For each record below, give an exact transcription.

## Records supplied
________________

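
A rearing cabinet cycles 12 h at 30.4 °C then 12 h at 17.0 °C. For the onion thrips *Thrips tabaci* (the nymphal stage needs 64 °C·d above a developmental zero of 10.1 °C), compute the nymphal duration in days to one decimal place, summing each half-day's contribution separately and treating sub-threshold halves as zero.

4.7 days

Day half: max(0, 30.4 − 10.1) × 0.5 = 20.3 × 0.5 = 10.15 DD.
Night half: max(0, 17.0 − 10.1) × 0.5 = 6.9 × 0.5 = 3.45 DD.
Per 24 h: 13.60 DD/day.
Duration = 64 / 13.60 = 4.706 ≈ 4.7 days.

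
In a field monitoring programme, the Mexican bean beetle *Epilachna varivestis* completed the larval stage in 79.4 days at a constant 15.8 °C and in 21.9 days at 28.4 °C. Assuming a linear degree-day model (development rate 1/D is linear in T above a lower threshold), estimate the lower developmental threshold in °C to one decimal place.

11.0 °C

Under the model K = D·(T − T_b), so D₁·(T₁ − T_b) = D₂·(T₂ − T_b).
79.4·(15.8 − T_b) = 21.9·(28.4 − T_b)
T_b = (79.4·15.8 − 21.9·28.4) / (79.4 − 21.9) = 632.56 / 57.5 = 11.001 °C ≈ 11.0 °C.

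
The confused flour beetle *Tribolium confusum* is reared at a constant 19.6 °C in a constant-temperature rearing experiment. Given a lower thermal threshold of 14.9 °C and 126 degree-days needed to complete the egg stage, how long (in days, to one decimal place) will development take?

Daily accumulation = 19.6 − 14.9 = 4.7 DD/day.
Duration = 126 / 4.7 = 26.809 ≈ 26.8 days.

26.8 days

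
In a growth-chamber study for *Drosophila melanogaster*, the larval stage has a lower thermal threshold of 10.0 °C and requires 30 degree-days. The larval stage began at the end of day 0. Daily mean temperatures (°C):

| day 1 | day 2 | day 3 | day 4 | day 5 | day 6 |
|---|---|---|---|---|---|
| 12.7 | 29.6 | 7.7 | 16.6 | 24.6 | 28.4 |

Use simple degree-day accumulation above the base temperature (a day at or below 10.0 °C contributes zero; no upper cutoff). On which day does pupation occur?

day 5

Daily DD above 10.0 °C: 2.7, 19.6, 0.0, 6.6, 14.6, 18.4.
Cumulative: 2.7, 22.3, 22.3, 28.9, 43.5, 61.9.
The total first reaches 30 DD on day 5.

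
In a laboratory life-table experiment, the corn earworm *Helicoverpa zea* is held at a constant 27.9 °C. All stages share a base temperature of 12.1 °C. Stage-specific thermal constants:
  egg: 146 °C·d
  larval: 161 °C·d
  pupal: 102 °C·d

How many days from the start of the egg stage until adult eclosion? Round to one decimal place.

Daily accumulation at 27.9 °C = 27.9 − 12.1 = 15.8 DD/day.
Total K = 146 + 161 + 102 = 409 DD.
Total duration = 409 / 15.8 = 25.886 ≈ 25.9 days.

25.9 days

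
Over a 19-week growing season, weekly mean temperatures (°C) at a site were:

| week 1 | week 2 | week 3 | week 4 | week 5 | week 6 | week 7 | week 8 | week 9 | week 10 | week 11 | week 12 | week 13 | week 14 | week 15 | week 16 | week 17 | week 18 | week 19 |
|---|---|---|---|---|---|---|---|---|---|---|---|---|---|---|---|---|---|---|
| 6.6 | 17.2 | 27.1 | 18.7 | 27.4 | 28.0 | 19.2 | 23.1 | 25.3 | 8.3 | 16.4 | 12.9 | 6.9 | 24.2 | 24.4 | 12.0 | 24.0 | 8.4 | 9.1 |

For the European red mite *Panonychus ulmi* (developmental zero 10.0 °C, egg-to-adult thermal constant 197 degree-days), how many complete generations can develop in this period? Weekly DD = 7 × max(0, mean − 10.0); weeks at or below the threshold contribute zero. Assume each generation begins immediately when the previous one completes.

5 generations

Weekly DD (7 × max(0, T̄ − 10.0)): 0.0, 50.4, 119.7, 60.9, 121.8, 126.0, 64.4, 91.7, 107.1, 0.0, 44.8, 20.3, 0.0, 99.4, 100.8, 14.0, 98.0, 0.0, 0.0.
Season total = 1119.3 DD.
Complete generations = ⌊1119.3 / 197⌋ = 5.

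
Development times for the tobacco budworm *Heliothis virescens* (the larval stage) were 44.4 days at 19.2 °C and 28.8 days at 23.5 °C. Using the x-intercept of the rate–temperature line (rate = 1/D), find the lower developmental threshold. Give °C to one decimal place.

11.3 °C

Equal thermal constants: D₁(T₁ − T_b) = D₂(T₂ − T_b).
44.4·(19.2 − T_b) = 28.8·(23.5 − T_b)
T_b = (44.4·19.2 − 28.8·23.5) / (44.4 − 28.8) = 175.68 / 15.6 = 11.262 °C ≈ 11.3 °C.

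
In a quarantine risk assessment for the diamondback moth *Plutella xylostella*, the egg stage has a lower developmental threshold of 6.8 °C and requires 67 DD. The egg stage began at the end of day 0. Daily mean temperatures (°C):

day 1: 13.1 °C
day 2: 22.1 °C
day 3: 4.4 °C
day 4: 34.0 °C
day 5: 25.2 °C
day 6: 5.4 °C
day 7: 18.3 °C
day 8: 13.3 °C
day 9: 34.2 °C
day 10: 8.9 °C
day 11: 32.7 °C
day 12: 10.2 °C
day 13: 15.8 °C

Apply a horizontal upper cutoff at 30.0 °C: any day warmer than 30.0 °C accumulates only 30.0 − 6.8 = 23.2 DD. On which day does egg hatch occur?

day 7

Daily DD above 6.8 °C (capped at 23.2): 6.3, 15.3, 0.0, 23.2, 18.4, 0.0, 11.5, 6.5, 23.2, 2.1, 23.2, 3.4, 9.0.
Cumulative: 6.3, 21.6, 21.6, 44.8, 63.2, 63.2, 74.7, 81.2, 104.4, 106.5, 129.7, 133.1, 142.1.
The total first reaches 67 DD on day 7.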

________________

## Solution to the exercise
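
A rearing cabinet cycles 12 h at 30.4 °C then 12 h at 17.0 °C. For the onion thrips *Thrips tabaci* (the nymphal stage needs 64 °C·d above a developmental zero of 10.1 °C), compute the nymphal duration in days to one decimal place, summing each half-day's contribution separately and treating sub-threshold halves as zero.

4.7 days

Day half: max(0, 30.4 − 10.1) × 0.5 = 20.3 × 0.5 = 10.15 DD.
Night half: max(0, 17.0 − 10.1) × 0.5 = 6.9 × 0.5 = 3.45 DD.
Per 24 h: 13.60 DD/day.
Duration = 64 / 13.60 = 4.706 ≈ 4.7 days.

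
In a field monitoring programme, the Mexican bean beetle *Epilachna varivestis* completed the larval stage in 79.4 days at a constant 15.8 °C and in 21.9 days at 28.4 °C. Assuming a linear degree-day model (development rate 1/D is linear in T above a lower threshold), estimate the lower developmental threshold in °C to one decimal place.

11.0 °C

Under the model K = D·(T − T_b), so D₁·(T₁ − T_b) = D₂·(T₂ − T_b).
79.4·(15.8 − T_b) = 21.9·(28.4 − T_b)
T_b = (79.4·15.8 − 21.9·28.4) / (79.4 − 21.9) = 632.56 / 57.5 = 11.001 °C ≈ 11.0 °C.

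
The confused flour beetle *Tribolium confusum* is reared at a constant 19.6 °C in a constant-temperature rearing experiment. Given a lower thermal threshold of 14.9 °C and 126 degree-days needed to complete the egg stage, how long (in days, to one decimal place) will development take?

Daily accumulation = 19.6 − 14.9 = 4.7 DD/day.
Duration = 126 / 4.7 = 26.809 ≈ 26.8 days.

26.8 days

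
In a growth-chamber study for *Drosophila melanogaster*, the larval stage has a lower thermal threshold of 10.0 °C and requires 30 degree-days. The larval stage began at the end of day 0. Daily mean temperatures (°C):

| day 1 | day 2 | day 3 | day 4 | day 5 | day 6 |
|---|---|---|---|---|---|
| 12.7 | 29.6 | 7.7 | 16.6 | 24.6 | 28.4 |

Use simple degree-day accumulation above the base temperature (a day at or below 10.0 °C contributes zero; no upper cutoff). On which day does pupation occur?

day 5

Daily DD above 10.0 °C: 2.7, 19.6, 0.0, 6.6, 14.6, 18.4.
Cumulative: 2.7, 22.3, 22.3, 28.9, 43.5, 61.9.
The total first reaches 30 DD on day 5.

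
In a laboratory life-table experiment, the corn earworm *Helicoverpa zea* is held at a constant 27.9 °C. All stages share a base temperature of 12.1 °C. Stage-specific thermal constants:
  egg: 146 °C·d
  larval: 161 °C·d
  pupal: 102 °C·d

How many days from the start of the egg stage until adult eclosion? Round to one decimal place.

Daily accumulation at 27.9 °C = 27.9 − 12.1 = 15.8 DD/day.
Total K = 146 + 161 + 102 = 409 DD.
Total duration = 409 / 15.8 = 25.886 ≈ 25.9 days.

25.9 days

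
Over a 19-week growing season, weekly mean temperatures (°C) at a site were:

| week 1 | week 2 | week 3 | week 4 | week 5 | week 6 | week 7 | week 8 | week 9 | week 10 | week 11 | week 12 | week 13 | week 14 | week 15 | week 16 | week 17 | week 18 | week 19 |
|---|---|---|---|---|---|---|---|---|---|---|---|---|---|---|---|---|---|---|
| 6.6 | 17.2 | 27.1 | 18.7 | 27.4 | 28.0 | 19.2 | 23.1 | 25.3 | 8.3 | 16.4 | 12.9 | 6.9 | 24.2 | 24.4 | 12.0 | 24.0 | 8.4 | 9.1 |

For the European red mite *Panonychus ulmi* (developmental zero 10.0 °C, egg-to-adult thermal constant 197 degree-days), how many complete generations can develop in this period? Weekly DD = 7 × max(0, mean − 10.0); weeks at or below the threshold contribute zero. Assume each generation begins immediately when the previous one completes.

5 generations

Weekly DD (7 × max(0, T̄ − 10.0)): 0.0, 50.4, 119.7, 60.9, 121.8, 126.0, 64.4, 91.7, 107.1, 0.0, 44.8, 20.3, 0.0, 99.4, 100.8, 14.0, 98.0, 0.0, 0.0.
Season total = 1119.3 DD.
Complete generations = ⌊1119.3 / 197⌋ = 5.

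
Development times for the tobacco budworm *Heliothis virescens* (the larval stage) were 44.4 days at 19.2 °C and 28.8 days at 23.5 °C. Using the x-intercept of the rate–temperature line (rate = 1/D), find the lower developmental threshold. Give °C to one decimal place.

11.3 °C

Equal thermal constants: D₁(T₁ − T_b) = D₂(T₂ − T_b).
44.4·(19.2 − T_b) = 28.8·(23.5 − T_b)
T_b = (44.4·19.2 − 28.8·23.5) / (44.4 − 28.8) = 175.68 / 15.6 = 11.262 °C ≈ 11.3 °C.

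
In a quarantine risk assessment for the diamondback moth *Plutella xylostella*, the egg stage has a lower developmental threshold of 6.8 °C and requires 67 DD. The egg stage began at the end of day 0. Daily mean temperatures (°C):

day 1: 13.1 °C
day 2: 22.1 °C
day 3: 4.4 °C
day 4: 34.0 °C
day 5: 25.2 °C
day 6: 5.4 °C
day 7: 18.3 °C
day 8: 13.3 °C
day 9: 34.2 °C
day 10: 8.9 °C
day 11: 32.7 °C
day 12: 10.2 °C
day 13: 15.8 °C

Apply a horizontal upper cutoff at 30.0 °C: any day warmer than 30.0 °C accumulates only 30.0 − 6.8 = 23.2 DD. On which day does egg hatch occur?

day 7

Daily DD above 6.8 °C (capped at 23.2): 6.3, 15.3, 0.0, 23.2, 18.4, 0.0, 11.5, 6.5, 23.2, 2.1, 23.2, 3.4, 9.0.
Cumulative: 6.3, 21.6, 21.6, 44.8, 63.2, 63.2, 74.7, 81.2, 104.4, 106.5, 129.7, 133.1, 142.1.
The total first reaches 67 DD on day 7.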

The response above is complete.